Work required:
Look for "desk" in each line of the records, and copy the lines that have it.

Data extracts:
⁂

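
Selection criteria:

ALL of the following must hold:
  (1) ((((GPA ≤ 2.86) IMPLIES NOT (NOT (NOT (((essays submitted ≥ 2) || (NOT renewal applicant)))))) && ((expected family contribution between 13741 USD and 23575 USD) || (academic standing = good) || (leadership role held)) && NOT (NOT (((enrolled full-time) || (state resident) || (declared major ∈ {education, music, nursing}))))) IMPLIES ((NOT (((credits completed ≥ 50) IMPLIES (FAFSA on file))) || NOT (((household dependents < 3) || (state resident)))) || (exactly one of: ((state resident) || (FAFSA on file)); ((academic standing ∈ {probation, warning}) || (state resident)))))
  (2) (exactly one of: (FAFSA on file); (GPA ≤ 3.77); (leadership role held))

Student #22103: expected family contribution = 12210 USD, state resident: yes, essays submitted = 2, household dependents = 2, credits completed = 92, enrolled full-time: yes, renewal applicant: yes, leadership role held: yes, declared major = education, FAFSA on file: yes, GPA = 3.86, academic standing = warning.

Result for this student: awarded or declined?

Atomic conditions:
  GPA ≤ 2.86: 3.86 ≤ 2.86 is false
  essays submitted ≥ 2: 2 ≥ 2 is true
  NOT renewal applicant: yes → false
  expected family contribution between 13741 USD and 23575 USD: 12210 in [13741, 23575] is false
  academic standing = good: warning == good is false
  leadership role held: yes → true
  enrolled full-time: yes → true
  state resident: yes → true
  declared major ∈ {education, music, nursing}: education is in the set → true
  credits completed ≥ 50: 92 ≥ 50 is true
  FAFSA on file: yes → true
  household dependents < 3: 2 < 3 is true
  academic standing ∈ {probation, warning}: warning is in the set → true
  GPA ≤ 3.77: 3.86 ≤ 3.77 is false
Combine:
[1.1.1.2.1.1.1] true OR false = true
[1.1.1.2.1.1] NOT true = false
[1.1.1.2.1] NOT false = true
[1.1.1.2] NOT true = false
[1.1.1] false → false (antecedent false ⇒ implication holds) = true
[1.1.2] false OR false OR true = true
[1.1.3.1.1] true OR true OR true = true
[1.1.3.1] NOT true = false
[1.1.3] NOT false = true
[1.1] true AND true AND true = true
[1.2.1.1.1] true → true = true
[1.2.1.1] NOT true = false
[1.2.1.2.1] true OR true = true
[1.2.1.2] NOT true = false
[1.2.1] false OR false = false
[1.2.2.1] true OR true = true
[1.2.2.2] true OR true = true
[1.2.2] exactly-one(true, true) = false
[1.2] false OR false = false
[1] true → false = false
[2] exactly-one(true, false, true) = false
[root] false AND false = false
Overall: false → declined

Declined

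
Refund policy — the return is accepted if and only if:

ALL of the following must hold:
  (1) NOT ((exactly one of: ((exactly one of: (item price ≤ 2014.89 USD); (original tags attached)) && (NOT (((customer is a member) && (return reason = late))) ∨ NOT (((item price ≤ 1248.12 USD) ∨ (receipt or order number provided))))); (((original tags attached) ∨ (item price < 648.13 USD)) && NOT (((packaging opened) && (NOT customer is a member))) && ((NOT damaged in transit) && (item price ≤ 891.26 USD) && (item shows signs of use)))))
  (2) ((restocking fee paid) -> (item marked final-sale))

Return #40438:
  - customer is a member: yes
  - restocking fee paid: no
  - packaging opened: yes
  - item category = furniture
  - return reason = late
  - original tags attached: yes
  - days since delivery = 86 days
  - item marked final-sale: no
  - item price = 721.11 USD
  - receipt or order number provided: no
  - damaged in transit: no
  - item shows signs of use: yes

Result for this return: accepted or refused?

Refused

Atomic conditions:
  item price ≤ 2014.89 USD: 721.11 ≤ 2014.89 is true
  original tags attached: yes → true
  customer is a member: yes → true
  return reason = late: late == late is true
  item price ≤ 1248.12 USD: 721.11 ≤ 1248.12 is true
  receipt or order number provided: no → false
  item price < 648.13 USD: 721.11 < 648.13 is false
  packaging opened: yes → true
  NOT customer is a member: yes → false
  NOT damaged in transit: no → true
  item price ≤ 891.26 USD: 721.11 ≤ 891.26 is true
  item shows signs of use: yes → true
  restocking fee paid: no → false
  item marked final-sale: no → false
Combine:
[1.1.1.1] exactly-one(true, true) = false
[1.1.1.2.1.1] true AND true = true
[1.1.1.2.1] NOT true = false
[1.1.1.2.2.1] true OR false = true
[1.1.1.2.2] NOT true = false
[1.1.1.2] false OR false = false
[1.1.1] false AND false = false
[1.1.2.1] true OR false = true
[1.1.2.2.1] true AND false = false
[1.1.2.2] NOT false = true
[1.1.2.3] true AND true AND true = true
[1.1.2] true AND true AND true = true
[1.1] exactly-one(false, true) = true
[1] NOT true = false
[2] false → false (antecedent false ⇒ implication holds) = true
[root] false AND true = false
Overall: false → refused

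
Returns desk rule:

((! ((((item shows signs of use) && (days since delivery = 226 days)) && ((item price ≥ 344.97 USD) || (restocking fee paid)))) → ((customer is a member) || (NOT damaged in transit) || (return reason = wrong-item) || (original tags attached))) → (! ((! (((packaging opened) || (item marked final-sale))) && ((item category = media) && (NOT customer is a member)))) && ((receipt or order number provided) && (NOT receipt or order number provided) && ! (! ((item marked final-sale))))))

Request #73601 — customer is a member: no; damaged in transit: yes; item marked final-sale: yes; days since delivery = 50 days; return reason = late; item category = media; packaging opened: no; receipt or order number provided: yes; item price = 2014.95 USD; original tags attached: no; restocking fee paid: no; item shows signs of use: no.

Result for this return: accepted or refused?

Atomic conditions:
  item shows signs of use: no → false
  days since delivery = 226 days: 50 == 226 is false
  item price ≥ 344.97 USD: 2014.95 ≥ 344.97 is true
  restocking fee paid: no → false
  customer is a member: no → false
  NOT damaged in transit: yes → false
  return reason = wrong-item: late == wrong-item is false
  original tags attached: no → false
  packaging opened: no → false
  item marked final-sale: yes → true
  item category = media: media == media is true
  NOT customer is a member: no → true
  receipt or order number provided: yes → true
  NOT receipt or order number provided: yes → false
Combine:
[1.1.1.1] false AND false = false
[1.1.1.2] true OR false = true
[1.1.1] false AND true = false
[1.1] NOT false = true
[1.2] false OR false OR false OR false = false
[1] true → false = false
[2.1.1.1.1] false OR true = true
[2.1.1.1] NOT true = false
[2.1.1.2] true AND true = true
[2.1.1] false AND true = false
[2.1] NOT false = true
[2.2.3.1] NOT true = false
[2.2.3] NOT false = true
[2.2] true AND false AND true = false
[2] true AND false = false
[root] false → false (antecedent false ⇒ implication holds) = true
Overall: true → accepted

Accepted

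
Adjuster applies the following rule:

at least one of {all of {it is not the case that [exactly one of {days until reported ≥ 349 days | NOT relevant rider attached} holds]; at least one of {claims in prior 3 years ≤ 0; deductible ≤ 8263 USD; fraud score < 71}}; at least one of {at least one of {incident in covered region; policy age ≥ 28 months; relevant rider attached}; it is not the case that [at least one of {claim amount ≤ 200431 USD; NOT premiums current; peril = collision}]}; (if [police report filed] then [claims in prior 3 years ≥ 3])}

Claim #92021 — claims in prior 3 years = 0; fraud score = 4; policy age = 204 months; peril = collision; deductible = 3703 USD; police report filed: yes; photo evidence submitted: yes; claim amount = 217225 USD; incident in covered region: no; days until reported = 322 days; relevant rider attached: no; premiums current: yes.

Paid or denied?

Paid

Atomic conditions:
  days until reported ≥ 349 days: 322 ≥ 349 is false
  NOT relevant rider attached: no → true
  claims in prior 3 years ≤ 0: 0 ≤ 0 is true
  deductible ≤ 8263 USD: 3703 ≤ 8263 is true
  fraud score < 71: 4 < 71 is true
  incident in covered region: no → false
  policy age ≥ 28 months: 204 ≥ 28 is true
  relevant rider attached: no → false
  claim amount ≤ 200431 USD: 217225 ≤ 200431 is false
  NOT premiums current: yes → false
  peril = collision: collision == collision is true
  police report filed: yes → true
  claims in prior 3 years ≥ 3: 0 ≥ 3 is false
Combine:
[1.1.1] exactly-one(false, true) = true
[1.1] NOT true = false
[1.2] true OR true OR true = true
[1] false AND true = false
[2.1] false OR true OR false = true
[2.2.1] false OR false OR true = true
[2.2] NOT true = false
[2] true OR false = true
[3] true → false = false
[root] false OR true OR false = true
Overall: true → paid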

⁂

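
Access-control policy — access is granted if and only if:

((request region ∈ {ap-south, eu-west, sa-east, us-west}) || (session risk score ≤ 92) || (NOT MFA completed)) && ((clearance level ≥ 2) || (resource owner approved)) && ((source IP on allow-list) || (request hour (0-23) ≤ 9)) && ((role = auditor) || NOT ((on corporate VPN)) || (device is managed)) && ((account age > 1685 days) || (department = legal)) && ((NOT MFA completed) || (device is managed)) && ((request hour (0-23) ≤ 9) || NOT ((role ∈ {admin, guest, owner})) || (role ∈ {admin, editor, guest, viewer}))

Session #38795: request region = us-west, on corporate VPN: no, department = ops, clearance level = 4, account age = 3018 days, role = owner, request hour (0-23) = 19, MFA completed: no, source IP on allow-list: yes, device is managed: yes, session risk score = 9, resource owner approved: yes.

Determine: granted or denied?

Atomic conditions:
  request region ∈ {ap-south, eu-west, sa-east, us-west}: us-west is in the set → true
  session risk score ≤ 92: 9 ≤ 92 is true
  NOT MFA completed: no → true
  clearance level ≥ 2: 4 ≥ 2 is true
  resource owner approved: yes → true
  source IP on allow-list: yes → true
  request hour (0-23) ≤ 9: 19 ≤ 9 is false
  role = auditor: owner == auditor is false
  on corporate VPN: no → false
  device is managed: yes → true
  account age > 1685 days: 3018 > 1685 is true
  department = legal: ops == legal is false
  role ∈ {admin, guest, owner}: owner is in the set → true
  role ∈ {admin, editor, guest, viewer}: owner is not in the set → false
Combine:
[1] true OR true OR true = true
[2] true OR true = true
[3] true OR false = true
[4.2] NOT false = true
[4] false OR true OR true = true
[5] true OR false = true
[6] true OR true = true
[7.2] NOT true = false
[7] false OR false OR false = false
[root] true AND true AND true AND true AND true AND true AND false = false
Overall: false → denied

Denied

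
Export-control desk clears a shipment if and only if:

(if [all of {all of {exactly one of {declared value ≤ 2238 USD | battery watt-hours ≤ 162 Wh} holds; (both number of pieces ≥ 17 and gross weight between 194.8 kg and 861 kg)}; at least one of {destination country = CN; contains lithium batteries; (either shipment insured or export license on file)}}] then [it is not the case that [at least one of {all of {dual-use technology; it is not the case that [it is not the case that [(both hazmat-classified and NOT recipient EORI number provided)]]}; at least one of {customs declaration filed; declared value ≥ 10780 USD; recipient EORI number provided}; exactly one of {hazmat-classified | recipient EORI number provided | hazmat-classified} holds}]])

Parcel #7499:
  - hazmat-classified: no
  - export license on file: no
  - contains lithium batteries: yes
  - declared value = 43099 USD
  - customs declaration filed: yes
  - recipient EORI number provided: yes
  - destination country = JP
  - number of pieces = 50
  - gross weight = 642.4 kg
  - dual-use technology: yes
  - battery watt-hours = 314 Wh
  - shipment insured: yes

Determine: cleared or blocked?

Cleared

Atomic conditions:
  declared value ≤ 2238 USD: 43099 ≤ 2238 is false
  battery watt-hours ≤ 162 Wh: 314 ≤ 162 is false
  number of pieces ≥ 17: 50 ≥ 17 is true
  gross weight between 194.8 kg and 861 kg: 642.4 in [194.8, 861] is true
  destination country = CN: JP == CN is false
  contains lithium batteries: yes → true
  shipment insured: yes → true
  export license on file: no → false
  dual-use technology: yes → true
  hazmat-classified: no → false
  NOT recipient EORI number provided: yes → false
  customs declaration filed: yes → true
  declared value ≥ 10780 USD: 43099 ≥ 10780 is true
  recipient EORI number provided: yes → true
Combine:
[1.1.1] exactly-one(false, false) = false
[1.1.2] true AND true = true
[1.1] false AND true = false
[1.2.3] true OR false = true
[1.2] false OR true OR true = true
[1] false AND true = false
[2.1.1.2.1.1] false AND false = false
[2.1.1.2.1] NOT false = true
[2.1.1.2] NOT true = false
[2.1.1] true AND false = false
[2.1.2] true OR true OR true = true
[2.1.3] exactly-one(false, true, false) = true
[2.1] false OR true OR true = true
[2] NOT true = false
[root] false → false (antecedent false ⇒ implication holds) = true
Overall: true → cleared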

⁂

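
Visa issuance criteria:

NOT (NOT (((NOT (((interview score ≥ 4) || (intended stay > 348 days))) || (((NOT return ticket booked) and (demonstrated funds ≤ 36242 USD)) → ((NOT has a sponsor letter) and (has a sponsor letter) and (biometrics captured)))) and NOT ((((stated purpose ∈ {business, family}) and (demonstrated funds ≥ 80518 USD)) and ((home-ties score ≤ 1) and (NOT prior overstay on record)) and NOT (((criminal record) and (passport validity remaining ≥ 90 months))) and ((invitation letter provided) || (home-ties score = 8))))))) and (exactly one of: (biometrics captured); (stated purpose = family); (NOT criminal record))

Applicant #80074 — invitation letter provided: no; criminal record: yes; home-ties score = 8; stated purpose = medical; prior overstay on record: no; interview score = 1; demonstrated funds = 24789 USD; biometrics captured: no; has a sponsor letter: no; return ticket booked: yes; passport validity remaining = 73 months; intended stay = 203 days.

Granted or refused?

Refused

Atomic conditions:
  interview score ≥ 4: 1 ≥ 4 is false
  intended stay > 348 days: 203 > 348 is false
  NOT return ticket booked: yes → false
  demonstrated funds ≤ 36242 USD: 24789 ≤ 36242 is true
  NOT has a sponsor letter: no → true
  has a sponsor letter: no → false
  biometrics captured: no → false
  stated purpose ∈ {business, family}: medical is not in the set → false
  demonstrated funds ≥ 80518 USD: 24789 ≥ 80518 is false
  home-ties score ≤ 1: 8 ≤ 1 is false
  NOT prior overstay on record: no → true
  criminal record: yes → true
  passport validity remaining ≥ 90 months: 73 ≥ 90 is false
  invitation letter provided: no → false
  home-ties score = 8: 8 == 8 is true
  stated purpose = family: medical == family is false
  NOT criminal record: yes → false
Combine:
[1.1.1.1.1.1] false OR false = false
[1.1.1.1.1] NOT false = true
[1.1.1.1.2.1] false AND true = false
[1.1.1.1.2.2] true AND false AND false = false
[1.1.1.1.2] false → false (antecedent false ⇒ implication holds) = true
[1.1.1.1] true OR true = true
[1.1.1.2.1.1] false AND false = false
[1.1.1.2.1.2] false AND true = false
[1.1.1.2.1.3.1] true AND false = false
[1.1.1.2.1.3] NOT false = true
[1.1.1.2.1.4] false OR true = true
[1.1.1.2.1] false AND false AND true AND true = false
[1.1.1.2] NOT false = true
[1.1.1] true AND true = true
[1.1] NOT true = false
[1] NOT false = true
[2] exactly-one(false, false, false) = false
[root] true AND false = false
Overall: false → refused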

⁂

Answer below:
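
Returns desk rule:
Export-control desk clears a shipment if and only if: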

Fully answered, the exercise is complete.